> **What is expected**
Word for word, return the lines from the start of the entries below through the line that has "P8: arrival=10, burst=13".
** Source information follows **
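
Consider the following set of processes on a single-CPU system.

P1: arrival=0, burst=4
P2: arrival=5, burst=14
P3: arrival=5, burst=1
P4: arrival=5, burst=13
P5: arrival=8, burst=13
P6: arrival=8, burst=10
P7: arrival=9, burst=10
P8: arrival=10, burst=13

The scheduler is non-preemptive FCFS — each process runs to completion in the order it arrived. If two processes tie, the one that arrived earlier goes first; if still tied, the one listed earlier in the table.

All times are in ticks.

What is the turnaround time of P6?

48

Schedule: | P1 0-4 | idle 4-5 | P2 5-19 | P3 19-20 | P4 20-33 | P5 33-46 | P6 46-56 | P7 56-66 | P8 66-79 |
Completion: P1=4  P2=19  P3=20  P4=33  P5=46  P6=56  P7=66  P8=79
Turnaround (C−A): P1=4  P2=14  P3=15  P4=28  P5=38  P6=48  P7=57  P8=69
Turnaround(P6) = completion − arrival = 56 − 8 = 48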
** End of Source information **
> **Response for this exercise**
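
Consider the following set of processes on a single-CPU system.

P1: arrival=0, burst=4
P2: arrival=5, burst=14
P3: arrival=5, burst=1
P4: arrival=5, burst=13
P5: arrival=8, burst=13
P6: arrival=8, burst=10
P7: arrival=9, burst=10
P8: arrival=10, burst=13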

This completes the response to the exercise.